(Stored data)
+++
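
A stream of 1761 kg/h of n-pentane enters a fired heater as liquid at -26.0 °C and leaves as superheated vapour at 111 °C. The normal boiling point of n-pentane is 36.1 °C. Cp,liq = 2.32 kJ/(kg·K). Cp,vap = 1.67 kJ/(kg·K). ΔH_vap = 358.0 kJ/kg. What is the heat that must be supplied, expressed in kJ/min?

Q = 18400 kJ/min

liquid -26.0→36.1 °C: 144.07 kJ/kg
vaporisation at 36.1 °C: 358 kJ/kg
vapour 36.1→111 °C: 125.08 kJ/kg
Δh = 144.07 + 358 + 125.08 = 627.15 kJ/kg
Q = ṁ·Δh = 1761 kg/h × 627.15 kJ/kg = 1.1044e+06 kJ/h
|Q| = 306.78 kW = 18407 kJ/min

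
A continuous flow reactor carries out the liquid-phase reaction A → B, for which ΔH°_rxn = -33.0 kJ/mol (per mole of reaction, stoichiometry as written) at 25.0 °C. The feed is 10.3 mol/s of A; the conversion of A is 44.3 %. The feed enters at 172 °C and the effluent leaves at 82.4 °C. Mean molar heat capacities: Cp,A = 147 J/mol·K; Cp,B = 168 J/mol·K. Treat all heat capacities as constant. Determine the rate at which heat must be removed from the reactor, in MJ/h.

Q_out = 1010 MJ/h

Extent of reaction ξ = 0.443 × 10.3 = 4.5629 mol/s
Reaction term: ξ·ΔH°_rxn = 4.5629 × -33.0 = -150.58 kJ/s
Sensible, feed 172→25 °C: -222.57 kJ/s
Outlet flows (mol/s): A 5.7371, B 4.5629
Sensible, products 25→82.4 °C: 92.409 kJ/s
Q = ΔH = -280.74 kJ/s = -280.74 kW
Heat removed = 1010.7 MJ/h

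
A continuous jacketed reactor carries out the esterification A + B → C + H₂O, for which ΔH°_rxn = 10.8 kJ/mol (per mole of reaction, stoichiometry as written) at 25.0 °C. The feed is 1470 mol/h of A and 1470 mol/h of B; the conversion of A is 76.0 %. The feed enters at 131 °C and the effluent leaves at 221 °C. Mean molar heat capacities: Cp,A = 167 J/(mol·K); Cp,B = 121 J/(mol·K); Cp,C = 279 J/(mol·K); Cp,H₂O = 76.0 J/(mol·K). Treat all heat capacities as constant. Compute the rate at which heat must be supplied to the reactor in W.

Q_in = 18000 W

Extent of reaction ξ = 0.760 × 1470 = 1117.2 mol/h
Reaction term: ξ·ΔH°_rxn = 1117.2 × 10.8 = 12066 kJ/h
Sensible, feed 131→25 °C: -44876 kJ/h
Outlet flows (mol/h): A 352.8, B 352.8, C 1117.2, H₂O 1117.2
Sensible, products 25→221 °C: 97650 kJ/h
Q = ΔH = 64839 kJ/h = 18.011 kW
Heat supplied = 18011 W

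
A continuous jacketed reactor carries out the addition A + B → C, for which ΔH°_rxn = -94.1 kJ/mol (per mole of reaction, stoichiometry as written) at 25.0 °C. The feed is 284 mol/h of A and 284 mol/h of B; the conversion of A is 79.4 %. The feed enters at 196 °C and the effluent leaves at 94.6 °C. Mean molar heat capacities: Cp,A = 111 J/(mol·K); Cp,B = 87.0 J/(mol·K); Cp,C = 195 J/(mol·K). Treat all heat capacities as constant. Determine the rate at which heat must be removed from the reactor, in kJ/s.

Extent of reaction ξ = 0.794 × 284 = 225.5 mol/h
Reaction term: ξ·ΔH°_rxn = 225.5 × -94.1 = -21219 kJ/h
Sensible, feed 196→25 °C: -9615.7 kJ/h
Outlet flows (mol/h): A 58.504, B 58.504, C 225.5
Sensible, products 25→94.6 °C: 3866.7 kJ/h
Q = ΔH = -26968 kJ/h = -7.4912 kW
Heat removed = 7.4912 kJ/s

Q_out = 7.49 kJ/s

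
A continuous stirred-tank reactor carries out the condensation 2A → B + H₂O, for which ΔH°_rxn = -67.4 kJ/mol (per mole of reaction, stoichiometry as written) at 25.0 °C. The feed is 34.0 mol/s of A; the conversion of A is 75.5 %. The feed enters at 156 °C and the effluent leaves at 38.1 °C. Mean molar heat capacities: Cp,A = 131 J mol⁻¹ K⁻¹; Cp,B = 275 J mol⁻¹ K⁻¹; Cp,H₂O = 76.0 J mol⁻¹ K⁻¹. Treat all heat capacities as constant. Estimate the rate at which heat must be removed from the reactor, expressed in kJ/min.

Q_out = 82500 kJ/min

Extent of reaction ξ = 0.755 × 34.0 / 2 = 12.835 mol/s
Reaction term: ξ·ΔH°_rxn = 12.835 × -67.4 = -865.08 kJ/s
Sensible, feed 156→25 °C: -583.47 kJ/s
Outlet flows (mol/s): A 8.33, B 12.835, H₂O 12.835
Sensible, products 25→38.1 °C: 73.312 kJ/s
Q = ΔH = -1375.2 kJ/s = -1375.2 kW
Heat removed = 82514 kJ/min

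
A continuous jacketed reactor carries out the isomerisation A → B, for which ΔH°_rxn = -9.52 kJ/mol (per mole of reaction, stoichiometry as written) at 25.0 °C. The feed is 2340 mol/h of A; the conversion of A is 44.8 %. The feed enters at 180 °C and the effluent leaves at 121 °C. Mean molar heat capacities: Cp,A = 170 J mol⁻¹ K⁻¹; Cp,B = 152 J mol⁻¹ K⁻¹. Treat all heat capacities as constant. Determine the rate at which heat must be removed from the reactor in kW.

Extent of reaction ξ = 0.448 × 2340 = 1048.3 mol/h
Reaction term: ξ·ΔH°_rxn = 1048.3 × -9.52 = -9980 kJ/h
Sensible, feed 180→25 °C: -61659 kJ/h
Outlet flows (mol/h): A 1291.7, B 1048.3
Sensible, products 25→121 °C: 36377 kJ/h
Q = ΔH = -35262 kJ/h = -9.7949 kW
Heat removed = 9.7949 kW

Q_out = 9.79 kW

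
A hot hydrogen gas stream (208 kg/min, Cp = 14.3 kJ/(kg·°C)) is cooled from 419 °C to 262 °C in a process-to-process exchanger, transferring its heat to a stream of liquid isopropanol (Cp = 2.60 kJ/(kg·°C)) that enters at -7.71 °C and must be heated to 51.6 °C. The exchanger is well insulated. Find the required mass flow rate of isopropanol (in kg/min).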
+++
TASK REQUIREMENTS -
However many lines the data holds, return each one exactly.

RESPONSE BOX -
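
A stream of 1761 kg/h of n-pentane enters a fired heater as liquid at -26.0 °C and leaves as superheated vapour at 111 °C. The normal boiling point of n-pentane is 36.1 °C. Cp,liq = 2.32 kJ/(kg·K). Cp,vap = 1.67 kJ/(kg·K). ΔH_vap = 358.0 kJ/kg. What is the heat that must be supplied, expressed in kJ/min?

Q = 18400 kJ/min

liquid -26.0→36.1 °C: 144.07 kJ/kg
vaporisation at 36.1 °C: 358 kJ/kg
vapour 36.1→111 °C: 125.08 kJ/kg
Δh = 144.07 + 358 + 125.08 = 627.15 kJ/kg
Q = ṁ·Δh = 1761 kg/h × 627.15 kJ/kg = 1.1044e+06 kJ/h
|Q| = 306.78 kW = 18407 kJ/min

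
A continuous flow reactor carries out the liquid-phase reaction A → B, for which ΔH°_rxn = -33.0 kJ/mol (per mole of reaction, stoichiometry as written) at 25.0 °C. The feed is 10.3 mol/s of A; the conversion of A is 44.3 %. The feed enters at 172 °C and the effluent leaves at 82.4 °C. Mean molar heat capacities: Cp,A = 147 J/mol·K; Cp,B = 168 J/mol·K. Treat all heat capacities as constant. Determine the rate at which heat must be removed from the reactor, in MJ/h.

Q_out = 1010 MJ/h

Extent of reaction ξ = 0.443 × 10.3 = 4.5629 mol/s
Reaction term: ξ·ΔH°_rxn = 4.5629 × -33.0 = -150.58 kJ/s
Sensible, feed 172→25 °C: -222.57 kJ/s
Outlet flows (mol/s): A 5.7371, B 4.5629
Sensible, products 25→82.4 °C: 92.409 kJ/s
Q = ΔH = -280.74 kJ/s = -280.74 kW
Heat removed = 1010.7 MJ/h

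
A continuous jacketed reactor carries out the esterification A + B → C + H₂O, for which ΔH°_rxn = 10.8 kJ/mol (per mole of reaction, stoichiometry as written) at 25.0 °C. The feed is 1470 mol/h of A and 1470 mol/h of B; the conversion of A is 76.0 %. The feed enters at 131 °C and the effluent leaves at 221 °C. Mean molar heat capacities: Cp,A = 167 J/(mol·K); Cp,B = 121 J/(mol·K); Cp,C = 279 J/(mol·K); Cp,H₂O = 76.0 J/(mol·K). Treat all heat capacities as constant. Compute the rate at which heat must be supplied to the reactor in W.

Q_in = 18000 W

Extent of reaction ξ = 0.760 × 1470 = 1117.2 mol/h
Reaction term: ξ·ΔH°_rxn = 1117.2 × 10.8 = 12066 kJ/h
Sensible, feed 131→25 °C: -44876 kJ/h
Outlet flows (mol/h): A 352.8, B 352.8, C 1117.2, H₂O 1117.2
Sensible, products 25→221 °C: 97650 kJ/h
Q = ΔH = 64839 kJ/h = 18.011 kW
Heat supplied = 18011 W

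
A continuous jacketed reactor carries out the addition A + B → C, for which ΔH°_rxn = -94.1 kJ/mol (per mole of reaction, stoichiometry as written) at 25.0 °C. The feed is 284 mol/h of A and 284 mol/h of B; the conversion of A is 79.4 %. The feed enters at 196 °C and the effluent leaves at 94.6 °C. Mean molar heat capacities: Cp,A = 111 J/(mol·K); Cp,B = 87.0 J/(mol·K); Cp,C = 195 J/(mol·K). Treat all heat capacities as constant. Determine the rate at which heat must be removed from the reactor, in kJ/s.

Extent of reaction ξ = 0.794 × 284 = 225.5 mol/h
Reaction term: ξ·ΔH°_rxn = 225.5 × -94.1 = -21219 kJ/h
Sensible, feed 196→25 °C: -9615.7 kJ/h
Outlet flows (mol/h): A 58.504, B 58.504, C 225.5
Sensible, products 25→94.6 °C: 3866.7 kJ/h
Q = ΔH = -26968 kJ/h = -7.4912 kW
Heat removed = 7.4912 kJ/s

Q_out = 7.49 kJ/s

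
A continuous stirred-tank reactor carries out the condensation 2A → B + H₂O, for which ΔH°_rxn = -67.4 kJ/mol (per mole of reaction, stoichiometry as written) at 25.0 °C. The feed is 34.0 mol/s of A; the conversion of A is 75.5 %. The feed enters at 156 °C and the effluent leaves at 38.1 °C. Mean molar heat capacities: Cp,A = 131 J mol⁻¹ K⁻¹; Cp,B = 275 J mol⁻¹ K⁻¹; Cp,H₂O = 76.0 J mol⁻¹ K⁻¹. Treat all heat capacities as constant. Estimate the rate at which heat must be removed from the reactor, expressed in kJ/min.

Q_out = 82500 kJ/min

Extent of reaction ξ = 0.755 × 34.0 / 2 = 12.835 mol/s
Reaction term: ξ·ΔH°_rxn = 12.835 × -67.4 = -865.08 kJ/s
Sensible, feed 156→25 °C: -583.47 kJ/s
Outlet flows (mol/s): A 8.33, B 12.835, H₂O 12.835
Sensible, products 25→38.1 °C: 73.312 kJ/s
Q = ΔH = -1375.2 kJ/s = -1375.2 kW
Heat removed = 82514 kJ/min

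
A continuous jacketed reactor carries out the isomerisation A → B, for which ΔH°_rxn = -9.52 kJ/mol (per mole of reaction, stoichiometry as written) at 25.0 °C. The feed is 2340 mol/h of A; the conversion of A is 44.8 %. The feed enters at 180 °C and the effluent leaves at 121 °C. Mean molar heat capacities: Cp,A = 170 J mol⁻¹ K⁻¹; Cp,B = 152 J mol⁻¹ K⁻¹. Treat all heat capacities as constant. Determine the rate at which heat must be removed from the reactor in kW.

Extent of reaction ξ = 0.448 × 2340 = 1048.3 mol/h
Reaction term: ξ·ΔH°_rxn = 1048.3 × -9.52 = -9980 kJ/h
Sensible, feed 180→25 °C: -61659 kJ/h
Outlet flows (mol/h): A 1291.7, B 1048.3
Sensible, products 25→121 °C: 36377 kJ/h
Q = ΔH = -35262 kJ/h = -9.7949 kW
Heat removed = 9.7949 kW

Q_out = 9.79 kW

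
A hot hydrogen gas stream (208 kg/min, Cp = 14.3 kJ/(kg·°C)) is cooled from 419 °C to 262 °C in a process-to-process exchanger, transferring its heat to a stream of liquid isopropanol (Cp = 2.60 kJ/(kg·°C)) that enters at -7.71 °C and must be heated to 51.6 °C. The exchanger is well insulated. Find the required mass flow rate of isopropanol (in kg/min).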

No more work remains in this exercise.